-- TASK GOAL --
Search the records for the word "matrix". Copy every line where it appears.

INPUT DATA: Begin

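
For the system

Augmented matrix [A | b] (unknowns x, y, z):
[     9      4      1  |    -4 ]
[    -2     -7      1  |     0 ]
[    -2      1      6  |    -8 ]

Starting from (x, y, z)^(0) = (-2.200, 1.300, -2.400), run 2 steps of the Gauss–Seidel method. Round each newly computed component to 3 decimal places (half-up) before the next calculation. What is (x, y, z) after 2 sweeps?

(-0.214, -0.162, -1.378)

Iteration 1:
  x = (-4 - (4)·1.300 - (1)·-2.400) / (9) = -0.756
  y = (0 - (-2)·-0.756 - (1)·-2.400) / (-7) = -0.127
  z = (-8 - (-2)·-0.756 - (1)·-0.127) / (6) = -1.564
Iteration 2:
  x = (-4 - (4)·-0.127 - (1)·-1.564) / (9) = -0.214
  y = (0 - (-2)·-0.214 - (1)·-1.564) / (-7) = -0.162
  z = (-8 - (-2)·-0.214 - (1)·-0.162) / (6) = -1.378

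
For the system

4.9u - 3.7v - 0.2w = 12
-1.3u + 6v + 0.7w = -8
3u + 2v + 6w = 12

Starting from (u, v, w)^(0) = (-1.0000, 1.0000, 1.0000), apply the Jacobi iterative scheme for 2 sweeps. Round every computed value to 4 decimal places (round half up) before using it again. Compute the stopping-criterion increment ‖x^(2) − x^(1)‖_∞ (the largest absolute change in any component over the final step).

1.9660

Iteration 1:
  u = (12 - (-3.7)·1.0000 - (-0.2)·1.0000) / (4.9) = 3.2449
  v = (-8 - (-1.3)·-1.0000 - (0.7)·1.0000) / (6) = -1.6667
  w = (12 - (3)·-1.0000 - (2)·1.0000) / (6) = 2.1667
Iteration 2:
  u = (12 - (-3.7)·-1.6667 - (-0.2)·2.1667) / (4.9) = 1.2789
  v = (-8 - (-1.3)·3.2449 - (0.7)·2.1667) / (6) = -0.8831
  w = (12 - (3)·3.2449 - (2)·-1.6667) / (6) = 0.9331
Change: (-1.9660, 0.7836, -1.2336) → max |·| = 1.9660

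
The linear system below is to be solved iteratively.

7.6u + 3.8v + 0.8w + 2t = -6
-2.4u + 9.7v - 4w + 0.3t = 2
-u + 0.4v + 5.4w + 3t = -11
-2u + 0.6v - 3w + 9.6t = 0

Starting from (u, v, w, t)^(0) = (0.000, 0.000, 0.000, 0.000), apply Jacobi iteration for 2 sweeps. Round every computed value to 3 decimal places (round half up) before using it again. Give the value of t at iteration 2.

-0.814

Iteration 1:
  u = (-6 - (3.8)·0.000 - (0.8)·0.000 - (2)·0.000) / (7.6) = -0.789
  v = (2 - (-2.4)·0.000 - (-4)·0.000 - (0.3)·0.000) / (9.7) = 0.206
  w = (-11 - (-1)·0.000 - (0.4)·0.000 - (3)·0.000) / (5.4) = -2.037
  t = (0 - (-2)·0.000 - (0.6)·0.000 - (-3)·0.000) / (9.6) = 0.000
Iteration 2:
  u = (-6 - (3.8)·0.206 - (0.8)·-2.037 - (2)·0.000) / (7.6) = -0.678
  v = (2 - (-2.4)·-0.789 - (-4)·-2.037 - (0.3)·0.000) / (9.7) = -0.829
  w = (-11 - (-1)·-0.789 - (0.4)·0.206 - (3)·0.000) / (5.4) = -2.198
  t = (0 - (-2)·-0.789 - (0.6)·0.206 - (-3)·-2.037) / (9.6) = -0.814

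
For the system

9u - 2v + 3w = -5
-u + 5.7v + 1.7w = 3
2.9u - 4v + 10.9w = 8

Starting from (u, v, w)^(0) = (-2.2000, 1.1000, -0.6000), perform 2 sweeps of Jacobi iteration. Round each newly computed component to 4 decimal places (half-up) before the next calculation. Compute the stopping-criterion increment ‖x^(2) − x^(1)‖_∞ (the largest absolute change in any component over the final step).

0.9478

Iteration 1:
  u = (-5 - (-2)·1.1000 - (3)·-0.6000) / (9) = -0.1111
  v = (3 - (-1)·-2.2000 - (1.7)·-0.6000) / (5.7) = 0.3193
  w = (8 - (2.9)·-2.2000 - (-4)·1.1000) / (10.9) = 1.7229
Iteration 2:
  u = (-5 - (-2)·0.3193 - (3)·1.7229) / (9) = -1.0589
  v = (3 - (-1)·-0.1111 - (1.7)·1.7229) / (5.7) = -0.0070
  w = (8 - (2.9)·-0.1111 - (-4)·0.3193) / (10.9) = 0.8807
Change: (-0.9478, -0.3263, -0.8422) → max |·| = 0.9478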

INPUT DATA: End
INPUT DATA: Begin

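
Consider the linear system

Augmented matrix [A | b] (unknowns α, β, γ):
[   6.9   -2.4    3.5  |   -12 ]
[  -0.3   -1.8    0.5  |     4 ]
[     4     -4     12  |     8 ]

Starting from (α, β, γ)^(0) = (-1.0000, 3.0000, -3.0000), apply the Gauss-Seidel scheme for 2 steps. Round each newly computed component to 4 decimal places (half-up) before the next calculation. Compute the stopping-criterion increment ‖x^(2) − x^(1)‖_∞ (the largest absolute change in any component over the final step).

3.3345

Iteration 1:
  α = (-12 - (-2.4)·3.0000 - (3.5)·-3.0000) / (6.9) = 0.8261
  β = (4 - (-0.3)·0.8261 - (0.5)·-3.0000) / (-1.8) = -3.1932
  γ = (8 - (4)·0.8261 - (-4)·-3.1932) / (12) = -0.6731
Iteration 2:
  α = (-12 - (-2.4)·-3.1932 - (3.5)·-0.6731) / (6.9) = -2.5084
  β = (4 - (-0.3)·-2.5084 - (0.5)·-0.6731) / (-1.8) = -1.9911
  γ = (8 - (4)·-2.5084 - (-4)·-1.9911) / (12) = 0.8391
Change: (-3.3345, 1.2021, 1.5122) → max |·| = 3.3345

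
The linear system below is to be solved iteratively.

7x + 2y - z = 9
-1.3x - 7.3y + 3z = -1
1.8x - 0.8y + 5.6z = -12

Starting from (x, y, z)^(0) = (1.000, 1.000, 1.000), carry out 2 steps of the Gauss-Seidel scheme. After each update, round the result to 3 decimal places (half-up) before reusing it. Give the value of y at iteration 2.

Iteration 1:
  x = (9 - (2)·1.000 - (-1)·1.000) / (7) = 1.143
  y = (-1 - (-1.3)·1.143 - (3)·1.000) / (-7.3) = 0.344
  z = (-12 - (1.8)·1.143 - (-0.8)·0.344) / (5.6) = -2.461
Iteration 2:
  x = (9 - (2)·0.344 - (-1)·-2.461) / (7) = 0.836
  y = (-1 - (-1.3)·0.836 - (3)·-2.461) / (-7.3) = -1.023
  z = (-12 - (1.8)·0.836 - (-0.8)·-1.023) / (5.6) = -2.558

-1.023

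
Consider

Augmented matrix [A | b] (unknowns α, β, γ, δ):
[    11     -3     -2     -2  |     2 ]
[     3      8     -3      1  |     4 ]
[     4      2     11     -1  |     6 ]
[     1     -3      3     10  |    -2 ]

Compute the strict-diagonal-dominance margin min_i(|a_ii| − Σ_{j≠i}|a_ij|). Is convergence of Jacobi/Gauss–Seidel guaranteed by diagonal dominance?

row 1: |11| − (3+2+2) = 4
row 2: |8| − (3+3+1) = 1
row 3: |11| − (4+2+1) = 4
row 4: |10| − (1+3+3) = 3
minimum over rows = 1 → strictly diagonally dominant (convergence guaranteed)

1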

INPUT DATA: End

-- RESULT --
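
Augmented matrix [A | b] (unknowns x, y, z):
Augmented matrix [A | b] (unknowns α, β, γ):
Augmented matrix [A | b] (unknowns α, β, γ, δ):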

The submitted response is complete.